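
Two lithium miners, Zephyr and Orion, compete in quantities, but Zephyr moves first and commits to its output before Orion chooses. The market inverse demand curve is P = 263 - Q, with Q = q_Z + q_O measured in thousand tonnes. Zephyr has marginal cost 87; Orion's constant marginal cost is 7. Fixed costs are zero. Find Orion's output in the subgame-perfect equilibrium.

Solve by backward induction. Given q_Z, the follower Orion maximises π_O = (263 - q_Z - q_O)q_O - 7q_O.
Setting the follower's marginal profit to zero, 256 - q_Z - 2q_O = 0, i.e. q_O = (256 - q_Z)/2.
Zephyr substitutes q_O(q_Z) into its own profit: π_Z = q_Z(263 - q_Z - (256 - q_Z)/2) - 87q_Z = (135 - (1/2)q_Z)q_Z - 87q_Z.
Maximising: ∂π_Z/∂q_Z = 48 - q_Z = 0, giving q_Z = 48.
Then q_O = (256 - 48)/2 = 104.

104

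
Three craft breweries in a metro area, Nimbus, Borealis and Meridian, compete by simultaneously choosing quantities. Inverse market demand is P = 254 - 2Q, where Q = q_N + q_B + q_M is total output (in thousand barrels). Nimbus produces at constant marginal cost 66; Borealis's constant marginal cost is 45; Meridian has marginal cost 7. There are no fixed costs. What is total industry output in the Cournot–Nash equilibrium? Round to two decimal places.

80.50

Nimbus's profit: π_N = (254 - 2Q)q_N - (66q_N). Setting ∂π_N/∂q_N = 0: 188 - 4q_N - 2(q_B + q_M) = 0.
Borealis's first-order condition: 209 - 4q_B - 2(q_N + q_M) = 0.
Meridian's profit: π_M = (254 - 2Q)q_M - (7q_M). Setting ∂π_M/∂q_M = 0: 247 - 4q_M - 2(q_N + q_B) = 0.
Adding the 3 conditions: 644 − 4Q − 4Q = 0, i.e. Q = 161/2.
Back-substituting: q_N = (188 − 161)/2 = 27/2, q_B = (209 − 161)/2 = 24, q_M = (247 − 161)/2 = 43.
Total output Q = 27/2 + 24 + 43 = 161/2.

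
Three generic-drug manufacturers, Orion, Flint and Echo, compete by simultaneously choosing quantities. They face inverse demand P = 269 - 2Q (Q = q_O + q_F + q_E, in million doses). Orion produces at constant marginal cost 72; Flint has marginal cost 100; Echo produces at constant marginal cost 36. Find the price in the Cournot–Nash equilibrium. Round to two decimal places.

Orion's profit: π_O = (269 - 2Q)q_O - (72q_O). Setting ∂π_O/∂q_O = 0: 197 - 4q_O - 2(q_F + q_E) = 0.
Flint's first-order condition: 169 - 4q_F - 2(q_O + q_E) = 0.
Echo's profit: π_E = (269 - 2Q)q_E - (36q_E). Setting ∂π_E/∂q_E = 0: 233 - 4q_E - 2(q_O + q_F) = 0.
Adding the 3 first-order conditions: 599 − 8Q = 0, so Q = 599/8.
Back-substituting: q_O = (197 − 599/4)/2 = 189/8, q_F = (169 − 599/4)/2 = 77/8, q_E = (233 − 599/4)/2 = 333/8.
Total output Q = 599/8, so price P = 269 - 2·(599/8) = 477/4.

119.25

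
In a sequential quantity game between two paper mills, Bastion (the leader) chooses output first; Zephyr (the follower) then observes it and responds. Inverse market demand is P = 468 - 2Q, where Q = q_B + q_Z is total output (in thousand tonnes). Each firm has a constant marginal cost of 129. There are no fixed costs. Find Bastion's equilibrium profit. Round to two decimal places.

Solve by backward induction. Given q_B, the follower Zephyr maximises π_Z = (468 - 2q_B - 2q_Z)q_Z - 129q_Z.
∂π_Z/∂q_Z = 339 - 2q_B - 4q_Z = 0 gives the reaction function q_Z = (339 - 2q_B)/4.
The leader anticipates this reaction. Substituting into P = 468 - 2Q gives P = 597/2 - q_B, so π_B = (597/2 - q_B)q_B - 129q_B.
Leader FOC: 339/2 - 2q_B = 0, so q_B = 339/4.
Then q_Z = (339 - 2·(339/4))/4 = 339/8.
Price P = 468 - 2·(1017/8) = 855/4.
Bastion's profit: (855/4 - 129)·(339/4) = 7182.5625.

7182.56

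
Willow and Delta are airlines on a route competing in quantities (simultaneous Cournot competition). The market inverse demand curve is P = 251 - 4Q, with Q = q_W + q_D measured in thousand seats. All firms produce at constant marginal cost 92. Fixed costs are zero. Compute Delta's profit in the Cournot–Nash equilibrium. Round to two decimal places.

Each firm earns π_i = (251 - 4Q)q_i - 92q_i.
Setting ∂π_i/∂q_i = 0 with rivals' quantities fixed: 159 - 8q_i - 4q_j = 0.
With identical firms every q_j equals q_i, so q_j = q_i and 159 = 12q_i, giving q_i = 53/4.
Price P = 251 - 4·(53/2) = 145.
Delta's profit: (145 - 92)·(53/4) = 702.2500.

702.25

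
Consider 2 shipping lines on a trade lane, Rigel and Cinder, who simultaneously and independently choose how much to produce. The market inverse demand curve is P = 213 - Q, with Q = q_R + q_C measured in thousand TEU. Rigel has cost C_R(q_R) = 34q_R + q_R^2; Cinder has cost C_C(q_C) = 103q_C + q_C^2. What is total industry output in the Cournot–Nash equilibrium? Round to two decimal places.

Rigel's profit: π_R = (213 - Q)q_R - (34q_R + q_R²). Setting ∂π_R/∂q_R = 0: 179 - 4q_R - (q_C) = 0.
Cinder's first-order condition: 110 - 4q_C - (q_R) = 0.
Best responses: q_R = (179 - q_C)/4, q_C = (110 - q_R)/4.
Solving the pair: q_R = 202/5, q_C = 87/5.
Total output Q = 202/5 + 87/5 = 289/5.

57.80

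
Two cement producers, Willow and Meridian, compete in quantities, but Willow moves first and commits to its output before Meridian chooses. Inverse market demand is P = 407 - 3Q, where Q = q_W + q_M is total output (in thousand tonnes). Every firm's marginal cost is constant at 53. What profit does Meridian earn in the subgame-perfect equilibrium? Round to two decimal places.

2610.75

The follower Meridian best-responds to any q_W: π_M = (407 - 3Q)q_M - 53q_M.
Follower FOC: 354 - 3q_W - 6q_M = 0, so q_M(q_W) = (354 - 3q_W)/6.
Willow substitutes q_M(q_W) into its own profit: π_W = q_W(407 - 3q_W - (354 - 3q_W)/2) - 53q_W = (230 - (3/2)q_W)q_W - 53q_W.
Maximising: ∂π_W/∂q_W = 177 - 3q_W = 0, giving q_W = 59.
Then q_M = (354 - 3·59)/6 = 59/2.
Price P = 407 - 3·(177/2) = 283/2.
Meridian's profit: (283/2 - 53)·(59/2) = 2610.7500.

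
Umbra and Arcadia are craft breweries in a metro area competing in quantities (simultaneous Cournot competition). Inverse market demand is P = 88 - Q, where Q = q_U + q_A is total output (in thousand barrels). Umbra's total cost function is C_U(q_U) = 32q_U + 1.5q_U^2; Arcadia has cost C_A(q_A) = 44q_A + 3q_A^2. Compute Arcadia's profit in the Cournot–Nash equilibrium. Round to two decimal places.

70.73

Umbra's profit: π_U = (88 - Q)q_U - (32q_U + (3/2)q_U²). Setting ∂π_U/∂q_U = 0: 56 - 5q_U - (q_A) = 0.
Arcadia's profit: π_A = (88 - Q)q_A - (44q_A + 3q_A²). Setting ∂π_A/∂q_A = 0: 44 - 8q_A - (q_U) = 0.
So q_U = (56 - q_A)/5 and q_A = (44 - q_U)/8.
Substituting one into the other gives q_U = 404/39 and q_A = 164/39.
Price P = 88 - 568/39 = 73.4359.
Arcadia's profit: 73.4359·(164/39) - 44·(164/39) - 3(164/39)² = 70.7324.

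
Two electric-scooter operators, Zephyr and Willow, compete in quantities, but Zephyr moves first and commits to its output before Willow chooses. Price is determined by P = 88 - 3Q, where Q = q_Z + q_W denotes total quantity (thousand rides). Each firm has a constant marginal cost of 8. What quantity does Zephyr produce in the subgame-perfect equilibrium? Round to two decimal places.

Solve by backward induction. Given q_Z, the follower Willow maximises π_W = (88 - 3q_Z - 3q_W)q_W - 8q_W.
Follower FOC: 80 - 3q_Z - 6q_W = 0, so q_W(q_Z) = (80 - 3q_Z)/6.
The leader anticipates this reaction. Substituting into P = 88 - 3Q gives P = 48 - (3/2)q_Z, so π_Z = (48 - (3/2)q_Z)q_Z - 8q_Z.
The leader's first-order condition 40 - 3q_Z = 0 yields q_Z = 40/3.
Then q_W = (80 - 3·(40/3))/6 = 20/3.

13.33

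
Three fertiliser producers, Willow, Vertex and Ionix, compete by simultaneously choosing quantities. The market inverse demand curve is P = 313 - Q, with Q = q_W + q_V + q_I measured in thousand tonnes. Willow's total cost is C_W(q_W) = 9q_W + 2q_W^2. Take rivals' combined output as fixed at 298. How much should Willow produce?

With rivals' combined output fixed at 298, Willow's profit is π_W = (313 - 298 - q_W)q_W - (9q_W + 2q_W²) = (15 - q_W)q_W - (9q_W + 2q_W²).
∂π_W/∂q_W = 6 - 6q_W = 0, so q_W = 1.

1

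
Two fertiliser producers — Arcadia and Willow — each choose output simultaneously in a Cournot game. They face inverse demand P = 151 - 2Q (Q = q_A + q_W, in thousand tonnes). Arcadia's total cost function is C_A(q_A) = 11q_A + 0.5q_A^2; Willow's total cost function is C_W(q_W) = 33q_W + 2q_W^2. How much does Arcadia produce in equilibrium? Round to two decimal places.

Arcadia's profit: π_A = (151 - 2Q)q_A - (11q_A + (1/2)q_A²). Setting ∂π_A/∂q_A = 0: 140 - 5q_A - 2(q_W) = 0.
Willow's first-order condition: 118 - 8q_W - 2(q_A) = 0.
Best responses: q_A = (140 - 2q_W)/5, q_W = (118 - 2q_A)/8.
Substituting one into the other gives q_A = 221/9 and q_W = 155/18.

24.56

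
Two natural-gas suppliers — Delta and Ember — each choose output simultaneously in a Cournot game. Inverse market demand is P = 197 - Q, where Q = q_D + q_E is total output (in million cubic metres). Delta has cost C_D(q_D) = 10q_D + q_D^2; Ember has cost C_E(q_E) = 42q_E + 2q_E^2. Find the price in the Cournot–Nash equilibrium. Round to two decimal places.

Delta's profit: π_D = (197 - Q)q_D - (10q_D + q_D²). Setting ∂π_D/∂q_D = 0: 187 - 4q_D - (q_E) = 0.
Ember's first-order condition: 155 - 6q_E - (q_D) = 0.
So q_D = (187 - q_E)/4 and q_E = (155 - q_D)/6.
Substituting one into the other gives q_D = 967/23 and q_E = 433/23.
Total output Q = 1400/23, so price P = 197 - 1400/23 = 136.1304.

136.13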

#### [Task instructions]
Starting at the line that contains "Two natural-gas suppliers", transcribe every line through the last line of the entries above, exactly, and nothing else.

#### [Final answer]
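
Two natural-gas suppliers — Delta and Ember — each choose output simultaneously in a Cournot game. Inverse market demand is P = 197 - Q, where Q = q_D + q_E is total output (in million cubic metres). Delta has cost C_D(q_D) = 10q_D + q_D^2; Ember has cost C_E(q_E) = 42q_E + 2q_E^2. Find the price in the Cournot–Nash equilibrium. Round to two decimal places.

Delta's profit: π_D = (197 - Q)q_D - (10q_D + q_D²). Setting ∂π_D/∂q_D = 0: 187 - 4q_D - (q_E) = 0.
Ember's first-order condition: 155 - 6q_E - (q_D) = 0.
So q_D = (187 - q_E)/4 and q_E = (155 - q_D)/6.
Substituting one into the other gives q_D = 967/23 and q_E = 433/23.
Total output Q = 1400/23, so price P = 197 - 1400/23 = 136.1304.

136.13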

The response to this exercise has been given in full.